Copy out exactly the lines below that run from the one holding "Consider points A, B, G, R, X" to the one holding "Let E, G, Q, S, T", keeping both of those lines and no others.

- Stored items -
╔══

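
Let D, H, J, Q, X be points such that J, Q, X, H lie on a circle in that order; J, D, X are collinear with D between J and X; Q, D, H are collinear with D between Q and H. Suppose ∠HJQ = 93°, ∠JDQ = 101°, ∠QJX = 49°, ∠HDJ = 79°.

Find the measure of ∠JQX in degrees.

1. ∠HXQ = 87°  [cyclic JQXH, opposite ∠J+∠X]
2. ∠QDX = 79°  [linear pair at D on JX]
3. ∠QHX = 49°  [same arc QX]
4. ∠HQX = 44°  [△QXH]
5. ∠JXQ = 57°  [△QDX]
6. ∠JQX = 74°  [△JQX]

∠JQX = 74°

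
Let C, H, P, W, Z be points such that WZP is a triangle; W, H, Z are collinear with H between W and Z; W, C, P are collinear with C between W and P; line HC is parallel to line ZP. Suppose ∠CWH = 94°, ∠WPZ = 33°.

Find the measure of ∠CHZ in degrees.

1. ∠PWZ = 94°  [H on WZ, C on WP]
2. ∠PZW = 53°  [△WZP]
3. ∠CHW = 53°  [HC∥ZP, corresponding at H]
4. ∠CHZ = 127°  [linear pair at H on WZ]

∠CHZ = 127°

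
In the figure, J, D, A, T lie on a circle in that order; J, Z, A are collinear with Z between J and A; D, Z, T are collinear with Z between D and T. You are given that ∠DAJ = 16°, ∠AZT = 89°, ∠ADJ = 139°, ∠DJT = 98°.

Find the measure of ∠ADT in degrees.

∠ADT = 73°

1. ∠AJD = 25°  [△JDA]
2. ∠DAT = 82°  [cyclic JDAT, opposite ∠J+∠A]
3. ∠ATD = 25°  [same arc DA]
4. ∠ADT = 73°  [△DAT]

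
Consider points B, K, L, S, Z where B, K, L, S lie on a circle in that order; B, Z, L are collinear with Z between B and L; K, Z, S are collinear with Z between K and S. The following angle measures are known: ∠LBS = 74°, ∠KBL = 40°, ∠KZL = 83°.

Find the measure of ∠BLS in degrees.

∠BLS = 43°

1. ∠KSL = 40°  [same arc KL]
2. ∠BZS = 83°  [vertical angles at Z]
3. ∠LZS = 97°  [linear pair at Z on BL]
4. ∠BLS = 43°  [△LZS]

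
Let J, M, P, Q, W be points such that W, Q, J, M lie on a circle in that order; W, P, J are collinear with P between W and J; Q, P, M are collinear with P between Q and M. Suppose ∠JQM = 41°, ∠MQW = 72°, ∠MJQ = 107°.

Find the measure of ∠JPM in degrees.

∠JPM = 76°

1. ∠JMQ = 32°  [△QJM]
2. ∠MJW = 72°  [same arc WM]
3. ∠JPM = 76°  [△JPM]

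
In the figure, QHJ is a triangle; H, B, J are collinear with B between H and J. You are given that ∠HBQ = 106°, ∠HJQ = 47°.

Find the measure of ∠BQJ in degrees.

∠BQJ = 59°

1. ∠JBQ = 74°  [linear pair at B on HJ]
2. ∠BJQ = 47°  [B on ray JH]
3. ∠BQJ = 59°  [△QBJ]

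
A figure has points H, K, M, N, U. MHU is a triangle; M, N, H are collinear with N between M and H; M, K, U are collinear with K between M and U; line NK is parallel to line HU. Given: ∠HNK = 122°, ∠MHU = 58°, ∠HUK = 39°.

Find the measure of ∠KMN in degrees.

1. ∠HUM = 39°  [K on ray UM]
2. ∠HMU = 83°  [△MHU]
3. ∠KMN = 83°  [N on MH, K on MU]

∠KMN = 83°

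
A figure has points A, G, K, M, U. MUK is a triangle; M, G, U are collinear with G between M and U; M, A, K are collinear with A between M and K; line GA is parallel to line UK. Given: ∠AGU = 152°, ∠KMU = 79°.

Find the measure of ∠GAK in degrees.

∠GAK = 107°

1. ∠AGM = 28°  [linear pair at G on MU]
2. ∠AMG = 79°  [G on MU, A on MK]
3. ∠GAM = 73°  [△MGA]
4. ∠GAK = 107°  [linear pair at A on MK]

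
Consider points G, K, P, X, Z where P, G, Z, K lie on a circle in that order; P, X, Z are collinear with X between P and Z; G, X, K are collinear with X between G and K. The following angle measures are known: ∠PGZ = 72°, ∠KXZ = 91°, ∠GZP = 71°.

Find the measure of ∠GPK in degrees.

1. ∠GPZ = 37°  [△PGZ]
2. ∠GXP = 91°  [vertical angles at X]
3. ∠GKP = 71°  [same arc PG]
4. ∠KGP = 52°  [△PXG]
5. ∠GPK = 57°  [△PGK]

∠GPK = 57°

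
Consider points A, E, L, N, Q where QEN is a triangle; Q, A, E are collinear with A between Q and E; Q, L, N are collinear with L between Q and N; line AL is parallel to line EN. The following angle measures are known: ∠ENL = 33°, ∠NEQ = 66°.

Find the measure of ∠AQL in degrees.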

╚══
╔══

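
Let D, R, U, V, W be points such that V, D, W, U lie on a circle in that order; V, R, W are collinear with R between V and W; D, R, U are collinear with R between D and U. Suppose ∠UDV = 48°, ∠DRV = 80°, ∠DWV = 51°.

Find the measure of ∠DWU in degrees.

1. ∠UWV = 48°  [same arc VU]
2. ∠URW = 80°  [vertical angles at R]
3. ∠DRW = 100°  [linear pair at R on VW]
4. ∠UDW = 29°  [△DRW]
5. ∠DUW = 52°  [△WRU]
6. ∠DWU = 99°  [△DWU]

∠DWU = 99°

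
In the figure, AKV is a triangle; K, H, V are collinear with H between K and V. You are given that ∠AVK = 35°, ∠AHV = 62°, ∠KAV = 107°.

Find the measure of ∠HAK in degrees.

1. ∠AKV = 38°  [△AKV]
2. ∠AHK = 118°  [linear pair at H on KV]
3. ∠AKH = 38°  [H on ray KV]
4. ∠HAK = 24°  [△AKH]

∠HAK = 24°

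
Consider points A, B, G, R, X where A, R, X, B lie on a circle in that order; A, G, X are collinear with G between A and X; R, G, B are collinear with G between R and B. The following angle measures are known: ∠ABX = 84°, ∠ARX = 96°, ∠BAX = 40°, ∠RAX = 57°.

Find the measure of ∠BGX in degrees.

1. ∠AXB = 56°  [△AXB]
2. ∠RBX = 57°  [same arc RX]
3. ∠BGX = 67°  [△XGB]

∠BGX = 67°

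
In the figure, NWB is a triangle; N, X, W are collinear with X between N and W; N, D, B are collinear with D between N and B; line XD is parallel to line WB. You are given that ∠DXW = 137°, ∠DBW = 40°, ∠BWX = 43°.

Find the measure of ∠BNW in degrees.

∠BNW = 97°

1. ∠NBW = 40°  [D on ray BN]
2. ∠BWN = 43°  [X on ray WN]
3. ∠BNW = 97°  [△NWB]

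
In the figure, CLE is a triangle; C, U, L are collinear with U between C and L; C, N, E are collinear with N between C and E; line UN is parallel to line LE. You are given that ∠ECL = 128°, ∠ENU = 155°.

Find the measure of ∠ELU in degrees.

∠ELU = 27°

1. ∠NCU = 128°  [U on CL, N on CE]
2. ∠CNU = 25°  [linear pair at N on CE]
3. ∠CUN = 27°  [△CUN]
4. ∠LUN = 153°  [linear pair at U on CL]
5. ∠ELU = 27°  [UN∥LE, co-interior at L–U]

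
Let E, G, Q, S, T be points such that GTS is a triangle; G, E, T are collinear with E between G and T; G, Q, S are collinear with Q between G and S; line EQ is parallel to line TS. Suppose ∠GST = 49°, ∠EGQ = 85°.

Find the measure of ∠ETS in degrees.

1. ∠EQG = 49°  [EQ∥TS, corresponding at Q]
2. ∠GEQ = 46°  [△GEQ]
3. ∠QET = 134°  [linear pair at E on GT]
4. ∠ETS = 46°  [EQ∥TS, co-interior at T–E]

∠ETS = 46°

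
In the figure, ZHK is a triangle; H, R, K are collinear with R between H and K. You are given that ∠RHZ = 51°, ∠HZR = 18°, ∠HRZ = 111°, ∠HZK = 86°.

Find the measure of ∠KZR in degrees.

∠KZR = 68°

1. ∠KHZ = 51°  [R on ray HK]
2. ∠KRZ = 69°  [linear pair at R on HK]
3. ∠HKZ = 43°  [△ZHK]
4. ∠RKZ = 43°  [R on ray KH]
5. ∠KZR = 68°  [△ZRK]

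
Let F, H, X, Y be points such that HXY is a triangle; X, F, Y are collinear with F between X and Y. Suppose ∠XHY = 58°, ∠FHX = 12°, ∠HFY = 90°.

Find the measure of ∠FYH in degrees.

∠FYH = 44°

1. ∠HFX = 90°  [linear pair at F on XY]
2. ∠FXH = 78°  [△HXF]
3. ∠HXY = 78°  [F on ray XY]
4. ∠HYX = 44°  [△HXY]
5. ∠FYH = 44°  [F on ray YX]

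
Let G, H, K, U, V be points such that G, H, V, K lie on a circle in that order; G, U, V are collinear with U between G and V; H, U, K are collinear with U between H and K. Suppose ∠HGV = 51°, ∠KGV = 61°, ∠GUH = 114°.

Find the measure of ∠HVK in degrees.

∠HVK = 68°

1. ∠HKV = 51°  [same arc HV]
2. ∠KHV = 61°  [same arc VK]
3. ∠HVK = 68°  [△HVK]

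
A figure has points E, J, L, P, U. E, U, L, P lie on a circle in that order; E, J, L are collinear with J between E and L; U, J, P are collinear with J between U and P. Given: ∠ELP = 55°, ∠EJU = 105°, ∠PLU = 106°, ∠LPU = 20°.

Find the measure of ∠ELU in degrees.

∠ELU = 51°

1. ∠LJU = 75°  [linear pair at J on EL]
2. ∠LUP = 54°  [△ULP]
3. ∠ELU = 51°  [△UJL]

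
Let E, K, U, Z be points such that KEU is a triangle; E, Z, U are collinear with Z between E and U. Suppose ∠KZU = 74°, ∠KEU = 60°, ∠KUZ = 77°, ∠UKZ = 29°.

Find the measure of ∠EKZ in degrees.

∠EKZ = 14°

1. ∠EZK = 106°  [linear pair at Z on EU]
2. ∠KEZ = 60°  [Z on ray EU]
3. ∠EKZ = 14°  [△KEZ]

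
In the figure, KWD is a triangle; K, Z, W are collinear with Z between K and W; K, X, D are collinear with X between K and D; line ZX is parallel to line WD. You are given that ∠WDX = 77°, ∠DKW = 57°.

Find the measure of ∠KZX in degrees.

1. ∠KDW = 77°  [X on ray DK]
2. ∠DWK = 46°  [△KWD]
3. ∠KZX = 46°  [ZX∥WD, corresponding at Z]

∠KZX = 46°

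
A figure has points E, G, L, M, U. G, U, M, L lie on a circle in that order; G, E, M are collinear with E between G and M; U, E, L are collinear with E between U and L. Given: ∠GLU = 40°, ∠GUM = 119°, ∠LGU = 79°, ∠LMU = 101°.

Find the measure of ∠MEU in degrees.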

╚══
╔══

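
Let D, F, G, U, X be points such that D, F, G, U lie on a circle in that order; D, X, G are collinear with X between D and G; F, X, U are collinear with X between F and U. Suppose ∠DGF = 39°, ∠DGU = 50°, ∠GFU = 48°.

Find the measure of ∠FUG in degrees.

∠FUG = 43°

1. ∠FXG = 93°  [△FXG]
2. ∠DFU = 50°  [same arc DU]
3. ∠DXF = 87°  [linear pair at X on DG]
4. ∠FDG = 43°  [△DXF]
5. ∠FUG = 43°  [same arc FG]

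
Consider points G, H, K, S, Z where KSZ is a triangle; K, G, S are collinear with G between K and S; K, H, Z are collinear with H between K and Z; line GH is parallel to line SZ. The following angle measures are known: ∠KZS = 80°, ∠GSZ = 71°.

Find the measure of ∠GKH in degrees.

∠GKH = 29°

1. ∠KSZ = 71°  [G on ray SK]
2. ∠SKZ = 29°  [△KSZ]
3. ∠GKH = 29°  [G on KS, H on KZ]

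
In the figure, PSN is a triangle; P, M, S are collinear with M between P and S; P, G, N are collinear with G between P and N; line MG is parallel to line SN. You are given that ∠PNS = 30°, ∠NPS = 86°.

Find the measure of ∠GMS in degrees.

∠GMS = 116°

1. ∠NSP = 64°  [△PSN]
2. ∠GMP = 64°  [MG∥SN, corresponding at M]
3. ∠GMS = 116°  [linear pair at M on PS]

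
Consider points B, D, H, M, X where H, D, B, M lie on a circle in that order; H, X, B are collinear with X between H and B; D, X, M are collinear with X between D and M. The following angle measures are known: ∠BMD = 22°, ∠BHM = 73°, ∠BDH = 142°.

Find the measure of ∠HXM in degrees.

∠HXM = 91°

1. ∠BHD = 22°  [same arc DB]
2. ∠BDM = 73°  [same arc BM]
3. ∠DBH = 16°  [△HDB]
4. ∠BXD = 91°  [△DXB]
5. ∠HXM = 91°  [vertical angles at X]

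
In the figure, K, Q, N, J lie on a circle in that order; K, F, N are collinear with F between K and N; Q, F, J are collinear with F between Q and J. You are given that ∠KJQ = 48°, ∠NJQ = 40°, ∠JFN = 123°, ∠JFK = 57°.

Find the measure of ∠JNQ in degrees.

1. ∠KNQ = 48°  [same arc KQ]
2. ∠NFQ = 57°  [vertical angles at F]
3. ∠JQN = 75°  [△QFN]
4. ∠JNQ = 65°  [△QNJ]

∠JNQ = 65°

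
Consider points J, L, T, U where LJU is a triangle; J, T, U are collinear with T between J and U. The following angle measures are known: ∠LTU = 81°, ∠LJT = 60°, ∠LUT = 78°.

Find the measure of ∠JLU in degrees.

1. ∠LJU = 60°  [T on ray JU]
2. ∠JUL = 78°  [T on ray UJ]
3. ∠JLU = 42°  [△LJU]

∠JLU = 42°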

╚══

- SOLUTION TO THE EXERCISE -
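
Consider points A, B, G, R, X where A, R, X, B lie on a circle in that order; A, G, X are collinear with G between A and X; R, G, B are collinear with G between R and B. The following angle measures are known: ∠ABX = 84°, ∠ARX = 96°, ∠BAX = 40°, ∠RAX = 57°.

Find the measure of ∠BGX in degrees.

1. ∠AXB = 56°  [△AXB]
2. ∠RBX = 57°  [same arc RX]
3. ∠BGX = 67°  [△XGB]

∠BGX = 67°

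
In the figure, NWB is a triangle; N, X, W are collinear with X between N and W; N, D, B are collinear with D between N and B; line XD is parallel to line WB. You are given that ∠DXW = 137°, ∠DBW = 40°, ∠BWX = 43°.

Find the measure of ∠BNW in degrees.

∠BNW = 97°

1. ∠NBW = 40°  [D on ray BN]
2. ∠BWN = 43°  [X on ray WN]
3. ∠BNW = 97°  [△NWB]

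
In the figure, CLE is a triangle; C, U, L are collinear with U between C and L; C, N, E are collinear with N between C and E; line UN is parallel to line LE. You are given that ∠ECL = 128°, ∠ENU = 155°.

Find the measure of ∠ELU in degrees.

∠ELU = 27°

1. ∠NCU = 128°  [U on CL, N on CE]
2. ∠CNU = 25°  [linear pair at N on CE]
3. ∠CUN = 27°  [△CUN]
4. ∠LUN = 153°  [linear pair at U on CL]
5. ∠ELU = 27°  [UN∥LE, co-interior at L–U]

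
Let E, G, Q, S, T be points such that GTS is a triangle; G, E, T are collinear with E between G and T; G, Q, S are collinear with Q between G and S; line EQ is parallel to line TS. Suppose ∠GST = 49°, ∠EGQ = 85°.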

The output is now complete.